↓

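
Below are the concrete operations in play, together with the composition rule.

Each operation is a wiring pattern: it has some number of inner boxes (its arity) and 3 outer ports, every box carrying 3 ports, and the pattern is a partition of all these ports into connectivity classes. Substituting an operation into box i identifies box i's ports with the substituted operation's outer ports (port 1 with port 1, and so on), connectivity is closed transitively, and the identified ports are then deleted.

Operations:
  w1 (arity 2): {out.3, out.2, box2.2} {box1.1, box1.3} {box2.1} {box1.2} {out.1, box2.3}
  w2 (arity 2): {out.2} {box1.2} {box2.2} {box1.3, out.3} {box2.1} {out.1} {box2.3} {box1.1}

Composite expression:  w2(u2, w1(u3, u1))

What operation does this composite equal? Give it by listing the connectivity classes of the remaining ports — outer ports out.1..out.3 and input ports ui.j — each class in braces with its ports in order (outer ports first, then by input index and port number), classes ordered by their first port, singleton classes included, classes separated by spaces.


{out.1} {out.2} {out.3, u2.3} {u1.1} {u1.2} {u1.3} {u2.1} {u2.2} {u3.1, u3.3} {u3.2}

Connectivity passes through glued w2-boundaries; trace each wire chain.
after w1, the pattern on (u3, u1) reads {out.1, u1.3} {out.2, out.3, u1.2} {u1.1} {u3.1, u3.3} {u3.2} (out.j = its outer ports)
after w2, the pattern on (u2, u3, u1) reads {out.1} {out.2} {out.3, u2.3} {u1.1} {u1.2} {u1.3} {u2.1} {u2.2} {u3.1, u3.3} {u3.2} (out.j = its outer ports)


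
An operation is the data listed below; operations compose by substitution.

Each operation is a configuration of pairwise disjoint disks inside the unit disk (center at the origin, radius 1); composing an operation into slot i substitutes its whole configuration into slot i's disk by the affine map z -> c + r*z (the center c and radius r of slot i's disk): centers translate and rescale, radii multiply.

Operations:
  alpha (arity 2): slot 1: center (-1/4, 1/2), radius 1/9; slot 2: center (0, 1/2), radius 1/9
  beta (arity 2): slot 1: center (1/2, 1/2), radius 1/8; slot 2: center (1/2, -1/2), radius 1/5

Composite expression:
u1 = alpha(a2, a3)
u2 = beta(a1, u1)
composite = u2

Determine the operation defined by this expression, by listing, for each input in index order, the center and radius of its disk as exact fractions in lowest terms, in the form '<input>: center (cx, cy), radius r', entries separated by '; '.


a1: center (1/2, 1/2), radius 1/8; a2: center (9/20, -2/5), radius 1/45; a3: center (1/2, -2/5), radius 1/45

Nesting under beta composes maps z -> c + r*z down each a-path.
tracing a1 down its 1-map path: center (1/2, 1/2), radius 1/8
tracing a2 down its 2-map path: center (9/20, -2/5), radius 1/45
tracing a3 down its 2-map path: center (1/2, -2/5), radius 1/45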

↑
↓

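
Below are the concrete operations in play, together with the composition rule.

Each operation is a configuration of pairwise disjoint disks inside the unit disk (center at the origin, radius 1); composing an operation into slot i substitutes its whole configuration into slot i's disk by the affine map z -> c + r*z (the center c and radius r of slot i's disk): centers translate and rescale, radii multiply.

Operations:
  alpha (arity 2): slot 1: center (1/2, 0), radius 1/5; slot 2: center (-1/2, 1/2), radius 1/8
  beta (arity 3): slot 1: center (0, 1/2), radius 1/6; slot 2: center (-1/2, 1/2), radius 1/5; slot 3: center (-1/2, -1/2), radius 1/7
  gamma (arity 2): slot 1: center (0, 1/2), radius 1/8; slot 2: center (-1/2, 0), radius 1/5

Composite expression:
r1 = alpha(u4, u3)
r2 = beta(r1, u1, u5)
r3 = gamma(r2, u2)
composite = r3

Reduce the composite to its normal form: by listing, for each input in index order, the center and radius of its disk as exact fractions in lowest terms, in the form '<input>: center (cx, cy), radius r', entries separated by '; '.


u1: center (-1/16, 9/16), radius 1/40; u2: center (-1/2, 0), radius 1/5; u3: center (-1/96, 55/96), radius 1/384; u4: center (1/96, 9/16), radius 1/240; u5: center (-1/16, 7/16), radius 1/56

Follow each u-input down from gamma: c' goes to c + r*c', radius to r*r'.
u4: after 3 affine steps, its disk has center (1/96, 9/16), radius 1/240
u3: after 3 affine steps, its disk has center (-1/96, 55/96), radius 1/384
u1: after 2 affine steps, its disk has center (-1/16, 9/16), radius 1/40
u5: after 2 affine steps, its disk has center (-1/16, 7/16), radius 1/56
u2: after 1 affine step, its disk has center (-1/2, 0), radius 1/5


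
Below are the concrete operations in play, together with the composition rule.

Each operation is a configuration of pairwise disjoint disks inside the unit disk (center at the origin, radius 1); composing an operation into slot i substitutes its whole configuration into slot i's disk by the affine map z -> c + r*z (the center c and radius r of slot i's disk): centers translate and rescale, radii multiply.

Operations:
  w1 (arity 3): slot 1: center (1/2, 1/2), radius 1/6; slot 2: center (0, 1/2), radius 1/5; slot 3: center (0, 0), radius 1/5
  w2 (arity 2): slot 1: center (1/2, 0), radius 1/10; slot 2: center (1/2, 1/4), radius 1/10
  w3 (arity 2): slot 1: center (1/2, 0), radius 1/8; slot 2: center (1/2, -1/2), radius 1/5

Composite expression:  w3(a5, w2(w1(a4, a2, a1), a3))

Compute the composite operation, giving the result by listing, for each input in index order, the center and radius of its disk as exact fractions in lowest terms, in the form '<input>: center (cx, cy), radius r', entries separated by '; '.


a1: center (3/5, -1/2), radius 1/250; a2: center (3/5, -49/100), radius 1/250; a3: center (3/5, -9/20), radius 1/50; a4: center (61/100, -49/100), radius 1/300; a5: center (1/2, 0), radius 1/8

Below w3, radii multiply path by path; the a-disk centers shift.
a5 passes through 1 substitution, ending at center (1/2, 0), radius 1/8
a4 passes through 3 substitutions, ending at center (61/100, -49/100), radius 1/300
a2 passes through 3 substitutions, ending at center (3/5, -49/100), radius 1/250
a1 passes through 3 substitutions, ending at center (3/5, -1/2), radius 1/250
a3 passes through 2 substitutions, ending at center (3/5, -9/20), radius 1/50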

↑

#### What to produce
In the data above, retype exactly and only the lines between the one holding "Each operation is a wiring" and the one holding "w2(u2, w1(u3, u1))", inclusive.

#### Task answer
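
Each operation is a wiring pattern: it has some number of inner boxes (its arity) and 3 outer ports, every box carrying 3 ports, and the pattern is a partition of all these ports into connectivity classes. Substituting an operation into box i identifies box i's ports with the substituted operation's outer ports (port 1 with port 1, and so on), connectivity is closed transitively, and the identified ports are then deleted.

Operations:
  w1 (arity 2): {out.3, out.2, box2.2} {box1.1, box1.3} {box2.1} {box1.2} {out.1, box2.3}
  w2 (arity 2): {out.2} {box1.2} {box2.2} {box1.3, out.3} {box2.1} {out.1} {box2.3} {box1.1}

Composite expression:  w2(u2, w1(u3, u1))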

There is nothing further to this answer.